# What the task requires:
Provide an exact transcription of all the records.
== Data in this exercise
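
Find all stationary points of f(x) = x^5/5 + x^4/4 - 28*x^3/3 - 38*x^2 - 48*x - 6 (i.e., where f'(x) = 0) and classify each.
f'(x) = x^4 + x^3 - 28*x^2 - 76*x - 48

Solve f'(x) = 0:
  Factor: x^4 + x^3 - 28*x^2 - 76*x - 48 = (x - 6)*(x + 1)*(x + 2)*(x + 4) = 0.
  ⇒ x = -4, -2, -1, 6

f''(x) = 4*x^3 + 3*x^2 - 56*x - 76
Second-derivative test at each critical point:
  f''(-4) = -60 < 0 → local maximum
  f''(-2) = 16 > 0 → local minimum
  f''(-1) = -21 < 0 → local maximum
  f''(6) = 560 > 0 → local minimum

Critical points: x = -4 (local maximum); x = -2 (local minimum); x = -1 (local maximum); x = 6 (local minimum)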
====
# Solution:
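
Find all stationary points of f(x) = x^5/5 + x^4/4 - 28*x^3/3 - 38*x^2 - 48*x - 6 (i.e., where f'(x) = 0) and classify each.
f'(x) = x^4 + x^3 - 28*x^2 - 76*x - 48

Solve f'(x) = 0:
  Factor: x^4 + x^3 - 28*x^2 - 76*x - 48 = (x - 6)*(x + 1)*(x + 2)*(x + 4) = 0.
  ⇒ x = -4, -2, -1, 6

f''(x) = 4*x^3 + 3*x^2 - 56*x - 76
Second-derivative test at each critical point:
  f''(-4) = -60 < 0 → local maximum
  f''(-2) = 16 > 0 → local minimum
  f''(-1) = -21 < 0 → local maximum
  f''(6) = 560 > 0 → local minimum

Critical points: x = -4 (local maximum); x = -2 (local minimum); x = -1 (local maximum); x = 6 (local minimum)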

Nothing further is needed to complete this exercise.